● **Brief**
The output should consist solely of the lines running from the one that contains "When 0.928 g" through the end of the records below, copied exactly.

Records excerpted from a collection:
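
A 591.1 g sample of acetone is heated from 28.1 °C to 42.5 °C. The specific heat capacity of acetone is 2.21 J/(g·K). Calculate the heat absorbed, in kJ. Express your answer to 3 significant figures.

q = 18.8 kJ

q = m c ΔT = 591.1 × 2.21 × (42.5 − 28.1)
q = 591.1 × 2.21 × 14.4 = 18810 J = 18.8 kJ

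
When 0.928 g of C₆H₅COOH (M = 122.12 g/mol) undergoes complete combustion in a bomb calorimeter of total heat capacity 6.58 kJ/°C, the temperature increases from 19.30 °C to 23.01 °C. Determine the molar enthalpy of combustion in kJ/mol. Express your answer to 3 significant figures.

ΔH = -3210 kJ/mol

ΔT = 23.01 − 19.30 = 3.71 °C
q_cal = C_cal × ΔT = 6.58 × 3.71 = 24.4118 kJ
n = 0.928 / 122.12 = 0.007599 mol
q_rxn = −q_cal = -24.4118 kJ
ΔH = -24.4118 / 0.007599 = -3213 kJ/mol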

● **Written response**
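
When 0.928 g of C₆H₅COOH (M = 122.12 g/mol) undergoes complete combustion in a bomb calorimeter of total heat capacity 6.58 kJ/°C, the temperature increases from 19.30 °C to 23.01 °C. Determine the molar enthalpy of combustion in kJ/mol. Express your answer to 3 significant figures.

ΔH = -3210 kJ/mol

ΔT = 23.01 − 19.30 = 3.71 °C
q_cal = C_cal × ΔT = 6.58 × 3.71 = 24.4118 kJ
n = 0.928 / 122.12 = 0.007599 mol
q_rxn = −q_cal = -24.4118 kJ
ΔH = -24.4118 / 0.007599 = -3213 kJ/mol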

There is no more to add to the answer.